▶ _About this task_
In the records below, the line with "We have a Kripke" opens the range and the line with "Valuation: p is" closes it; print that range exactly and nothing else.

Records for this exercise: Begin

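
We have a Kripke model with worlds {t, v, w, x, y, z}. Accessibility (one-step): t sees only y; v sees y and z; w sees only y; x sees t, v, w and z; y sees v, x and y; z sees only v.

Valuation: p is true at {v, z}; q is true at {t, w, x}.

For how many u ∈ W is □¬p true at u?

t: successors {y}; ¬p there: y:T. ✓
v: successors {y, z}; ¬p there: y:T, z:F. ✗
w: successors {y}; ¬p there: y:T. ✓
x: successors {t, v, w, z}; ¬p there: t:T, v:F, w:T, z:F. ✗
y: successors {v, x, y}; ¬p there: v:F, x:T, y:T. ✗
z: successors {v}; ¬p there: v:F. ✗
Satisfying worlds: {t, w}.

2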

Records for this exercise: End
Records for this exercise: Begin

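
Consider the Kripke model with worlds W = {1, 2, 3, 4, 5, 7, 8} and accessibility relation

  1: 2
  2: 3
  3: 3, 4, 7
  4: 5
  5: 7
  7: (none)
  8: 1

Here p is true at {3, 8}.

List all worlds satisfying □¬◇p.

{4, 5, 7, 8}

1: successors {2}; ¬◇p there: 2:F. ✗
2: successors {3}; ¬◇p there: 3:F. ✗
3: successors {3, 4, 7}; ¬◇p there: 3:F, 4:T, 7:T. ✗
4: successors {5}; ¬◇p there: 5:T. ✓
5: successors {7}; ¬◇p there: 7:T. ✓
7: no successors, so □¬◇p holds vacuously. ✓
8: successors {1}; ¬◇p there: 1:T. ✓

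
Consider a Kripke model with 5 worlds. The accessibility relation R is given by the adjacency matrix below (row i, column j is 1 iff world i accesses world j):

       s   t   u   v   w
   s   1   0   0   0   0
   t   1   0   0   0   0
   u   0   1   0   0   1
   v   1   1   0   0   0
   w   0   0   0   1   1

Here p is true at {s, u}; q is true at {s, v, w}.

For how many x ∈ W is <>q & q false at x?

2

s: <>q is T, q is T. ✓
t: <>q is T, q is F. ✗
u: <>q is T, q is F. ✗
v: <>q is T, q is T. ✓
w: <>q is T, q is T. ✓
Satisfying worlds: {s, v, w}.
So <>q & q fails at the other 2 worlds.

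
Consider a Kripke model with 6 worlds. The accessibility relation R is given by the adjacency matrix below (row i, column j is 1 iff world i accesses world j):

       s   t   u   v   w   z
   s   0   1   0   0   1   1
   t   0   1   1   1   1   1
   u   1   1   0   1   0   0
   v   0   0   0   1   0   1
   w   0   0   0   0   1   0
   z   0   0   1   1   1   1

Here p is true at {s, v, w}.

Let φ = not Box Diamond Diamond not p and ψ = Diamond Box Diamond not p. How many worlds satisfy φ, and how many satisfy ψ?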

Records for this exercise: End

▶ _Task result_
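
We have a Kripke model with worlds {t, v, w, x, y, z}. Accessibility (one-step): t sees only y; v sees y and z; w sees only y; x sees t, v, w and z; y sees v, x and y; z sees only v.

Valuation: p is true at {v, z}; q is true at {t, w, x}.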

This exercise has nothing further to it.